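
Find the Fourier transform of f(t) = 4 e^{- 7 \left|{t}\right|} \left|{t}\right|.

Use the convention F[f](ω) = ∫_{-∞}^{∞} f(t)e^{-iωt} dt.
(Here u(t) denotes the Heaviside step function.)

F(ω) = \frac{8 \left(49 - \omega^{2}\right)}{\left(\omega^{2} + 49\right)^{2}}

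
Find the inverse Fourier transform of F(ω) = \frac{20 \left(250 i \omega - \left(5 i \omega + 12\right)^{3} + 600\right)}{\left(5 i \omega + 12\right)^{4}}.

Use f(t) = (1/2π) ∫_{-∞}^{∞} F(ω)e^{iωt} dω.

f(t) = 4 \left(t^{2} - 1\right) e^{- \frac{12 t}{5}} u\left(t\right)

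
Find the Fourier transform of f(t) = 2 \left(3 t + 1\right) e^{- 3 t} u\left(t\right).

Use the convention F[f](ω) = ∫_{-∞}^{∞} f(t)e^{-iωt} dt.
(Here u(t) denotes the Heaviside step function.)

F(ω) = \frac{2 \left(- i \omega - 6\right)}{\omega^{2} - 6 i \omega - 9}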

------------------------

GOAL OF THE EXERCISE - Take the records above and write each one out again exactly.

EXPECTED ANSWER -
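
Find the Fourier transform of f(t) = 4 e^{- 7 \left|{t}\right|} \left|{t}\right|.

Use the convention F[f](ω) = ∫_{-∞}^{∞} f(t)e^{-iωt} dt.
(Here u(t) denotes the Heaviside step function.)

F(ω) = \frac{8 \left(49 - \omega^{2}\right)}{\left(\omega^{2} + 49\right)^{2}}

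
Find the inverse Fourier transform of F(ω) = \frac{20 \left(250 i \omega - \left(5 i \omega + 12\right)^{3} + 600\right)}{\left(5 i \omega + 12\right)^{4}}.

Use f(t) = (1/2π) ∫_{-∞}^{∞} F(ω)e^{iωt} dω.

f(t) = 4 \left(t^{2} - 1\right) e^{- \frac{12 t}{5}} u\left(t\right)

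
Find the Fourier transform of f(t) = 2 \left(3 t + 1\right) e^{- 3 t} u\left(t\right).

Use the convention F[f](ω) = ∫_{-∞}^{∞} f(t)e^{-iωt} dt.
(Here u(t) denotes the Heaviside step function.)

F(ω) = \frac{2 \left(- i \omega - 6\right)}{\omega^{2} - 6 i \omega - 9}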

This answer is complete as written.